Dataset excerpts:
>>

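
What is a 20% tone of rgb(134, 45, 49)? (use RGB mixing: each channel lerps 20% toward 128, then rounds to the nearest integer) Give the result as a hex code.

#853e41

A 20% tone moves each channel 20% toward 128:
  R: 134 + 0.2×(128−134) = 134 − 1.2 = 132.8 → 133
  G: 45 + 0.2×(128−45) = 45 + 16.6 = 61.6 → 62
  B: 49 + 0.2×(128−49) = 49 + 15.8 = 64.8 → 65
rgb(133, 62, 65) = #853e41.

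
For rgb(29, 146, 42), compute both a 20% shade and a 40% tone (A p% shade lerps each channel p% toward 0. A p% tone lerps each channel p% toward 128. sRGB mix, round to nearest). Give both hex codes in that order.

20% shade:
  R: 29 + 0.2×(0−29) = 29 − 5.8 = 23.2 → 23
  G: 146 − 29.2 = 116.8 → 117
  B: 42 + 0.2×(0−42) = 42 − 8.4 = 33.6 → 34
  → #177522
40% tone:
  R: 29 + 0.4×(128−29) = 29 + 39.6 = 68.6 → 69
  G: 146 + 0.4×(128−146) = 146 − 7.2 = 138.8 → 139
  B: 42 + 0.4×(128−42) = 42 + 34.4 = 76.4 → 76
  → #458B4C

#177522, #458B4C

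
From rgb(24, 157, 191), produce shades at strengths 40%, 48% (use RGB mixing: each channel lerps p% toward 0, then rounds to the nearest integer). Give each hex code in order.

40%: (24 − 9.6 = 14.4→14, 157 − 62.8 = 94.2→94, 191 − 76.4 = 114.6→115) → #0E5E73
48%: (24 − 11.52 = 12.48→12, 157 − 75.36 = 81.64→82, 191 − 91.68 = 99.32→99) → #0C5263

#0E5E73, #0C5263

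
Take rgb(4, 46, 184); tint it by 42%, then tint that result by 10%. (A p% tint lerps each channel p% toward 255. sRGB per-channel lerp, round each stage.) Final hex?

Lerp each channel 42% toward 255:
  R: 4 + 0.42×(255−4) = 4 + 105.42 = 109.42 → 109
  G: 46 + 87.78 = 133.78 → 134
  B: 184 + 29.82 = 213.82 → 214
After the tint: rgb(109, 134, 214) = #6D86D6.
Lerp each channel 10% toward 255:
  R: 109 + 0.1×(255−109) = 109 + 14.6 = 123.6 → 124
  G: 134 + 0.1×(255−134) = 134 + 12.1 = 146.1 → 146
  B: 214 + 0.1×(255−214) = 214 + 4.1 = 218.1 → 218
rgb(124, 146, 218) = #7C92DA.

#7C92DA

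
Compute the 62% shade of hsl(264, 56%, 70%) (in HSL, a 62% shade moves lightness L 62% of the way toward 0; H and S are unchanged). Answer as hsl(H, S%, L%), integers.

L moves 62% from 70 toward 0: 70 − 43.4 = 26.6 → 27.
H and S are unchanged.

hsl(264, 56%, 27%)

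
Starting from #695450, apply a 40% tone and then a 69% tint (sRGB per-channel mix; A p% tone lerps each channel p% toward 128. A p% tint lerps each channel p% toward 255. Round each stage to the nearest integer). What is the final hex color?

#695450 is rgb(105, 84, 80).
A 40% tone moves each channel 40% toward 128:
  R: 105 + 9.2 = 114.2 → 114
  G: 84 + 0.4×(128−84) = 84 + 17.6 = 101.6 → 102
  B: 80 + 19.2 = 99.2 → 99
After the tone: rgb(114, 102, 99) = #726663.
Lerp each channel 69% toward 255:
  R: 114 + 0.69×(255−114) = 114 + 97.29 = 211.29 → 211
  G: 102 + 105.57 = 207.57 → 208
  B: 99 + 0.69×(255−99) = 99 + 107.64 = 206.64 → 207
rgb(211, 208, 207) = #d3d0cf.

#d3d0cf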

<<

■ **Exercise objective**
Each entry should be duplicated exactly as it was given.

■ **Exercise solution**
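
What is a 20% tone of rgb(134, 45, 49)? (use RGB mixing: each channel lerps 20% toward 128, then rounds to the nearest integer) Give the result as a hex code.

#853e41

A 20% tone moves each channel 20% toward 128:
  R: 134 + 0.2×(128−134) = 134 − 1.2 = 132.8 → 133
  G: 45 + 0.2×(128−45) = 45 + 16.6 = 61.6 → 62
  B: 49 + 0.2×(128−49) = 49 + 15.8 = 64.8 → 65
rgb(133, 62, 65) = #853e41.

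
For rgb(29, 146, 42), compute both a 20% shade and a 40% tone (A p% shade lerps each channel p% toward 0. A p% tone lerps each channel p% toward 128. sRGB mix, round to nearest). Give both hex codes in that order.

20% shade:
  R: 29 + 0.2×(0−29) = 29 − 5.8 = 23.2 → 23
  G: 146 − 29.2 = 116.8 → 117
  B: 42 + 0.2×(0−42) = 42 − 8.4 = 33.6 → 34
  → #177522
40% tone:
  R: 29 + 0.4×(128−29) = 29 + 39.6 = 68.6 → 69
  G: 146 + 0.4×(128−146) = 146 − 7.2 = 138.8 → 139
  B: 42 + 0.4×(128−42) = 42 + 34.4 = 76.4 → 76
  → #458B4C

#177522, #458B4C

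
From rgb(24, 157, 191), produce shades at strengths 40%, 48% (use RGB mixing: each channel lerps p% toward 0, then rounds to the nearest integer). Give each hex code in order.

40%: (24 − 9.6 = 14.4→14, 157 − 62.8 = 94.2→94, 191 − 76.4 = 114.6→115) → #0E5E73
48%: (24 − 11.52 = 12.48→12, 157 − 75.36 = 81.64→82, 191 − 91.68 = 99.32→99) → #0C5263

#0E5E73, #0C5263

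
Take rgb(4, 46, 184); tint it by 42%, then tint that result by 10%. (A p% tint lerps each channel p% toward 255. sRGB per-channel lerp, round each stage.) Final hex?

Lerp each channel 42% toward 255:
  R: 4 + 0.42×(255−4) = 4 + 105.42 = 109.42 → 109
  G: 46 + 87.78 = 133.78 → 134
  B: 184 + 29.82 = 213.82 → 214
After the tint: rgb(109, 134, 214) = #6D86D6.
Lerp each channel 10% toward 255:
  R: 109 + 0.1×(255−109) = 109 + 14.6 = 123.6 → 124
  G: 134 + 0.1×(255−134) = 134 + 12.1 = 146.1 → 146
  B: 214 + 0.1×(255−214) = 214 + 4.1 = 218.1 → 218
rgb(124, 146, 218) = #7C92DA.

#7C92DA

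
Compute the 62% shade of hsl(264, 56%, 70%) (in HSL, a 62% shade moves lightness L 62% of the way toward 0; H and S are unchanged). Answer as hsl(H, S%, L%), integers.

L moves 62% from 70 toward 0: 70 − 43.4 = 26.6 → 27.
H and S are unchanged.

hsl(264, 56%, 27%)

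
Starting from #695450, apply a 40% tone and then a 69% tint (sRGB per-channel mix; A p% tone lerps each channel p% toward 128. A p% tint lerps each channel p% toward 255. Round each stage to the nearest integer). What is the final hex color?

#695450 is rgb(105, 84, 80).
A 40% tone moves each channel 40% toward 128:
  R: 105 + 9.2 = 114.2 → 114
  G: 84 + 0.4×(128−84) = 84 + 17.6 = 101.6 → 102
  B: 80 + 19.2 = 99.2 → 99
After the tone: rgb(114, 102, 99) = #726663.
Lerp each channel 69% toward 255:
  R: 114 + 0.69×(255−114) = 114 + 97.29 = 211.29 → 211
  G: 102 + 105.57 = 207.57 → 208
  B: 99 + 0.69×(255−99) = 99 + 107.64 = 206.64 → 207
rgb(211, 208, 207) = #d3d0cf.

#d3d0cf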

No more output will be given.